• _WORK TO COMPLETE_
Every record below should appear in your answer, copied exactly.

Collected data entries:
——

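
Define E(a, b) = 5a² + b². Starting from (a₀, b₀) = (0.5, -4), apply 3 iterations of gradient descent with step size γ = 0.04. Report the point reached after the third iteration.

(0.108, -3.114752)

∇E = (10a, 2b)
(a₁, b₁) = (0.5, -4) − 0.04·(5, -8) = (0.3, -3.68)
(a₂, b₂) = (0.3, -3.68) − 0.04·(3, -7.36) = (0.18, -3.3856)
(a₃, b₃) = (0.18, -3.3856) − 0.04·(1.8, -6.7712) = (0.108, -3.114752)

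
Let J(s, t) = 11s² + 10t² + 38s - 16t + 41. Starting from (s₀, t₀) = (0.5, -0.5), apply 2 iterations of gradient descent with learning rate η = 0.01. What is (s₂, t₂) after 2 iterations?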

——

• _WRITTEN REPLY_
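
Define E(a, b) = 5a² + b². Starting from (a₀, b₀) = (0.5, -4), apply 3 iterations of gradient descent with step size γ = 0.04. Report the point reached after the third iteration.

(0.108, -3.114752)

∇E = (10a, 2b)
(a₁, b₁) = (0.5, -4) − 0.04·(5, -8) = (0.3, -3.68)
(a₂, b₂) = (0.3, -3.68) − 0.04·(3, -7.36) = (0.18, -3.3856)
(a₃, b₃) = (0.18, -3.3856) − 0.04·(1.8, -6.7712) = (0.108, -3.114752)

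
Let J(s, t) = 11s² + 10t² + 38s - 16t + 41. Starting from (s₀, t₀) = (0.5, -0.5), apply 2 iterations of gradient descent with learning rate η = 0.01. What is (s₂, t₂) after 2 iterations?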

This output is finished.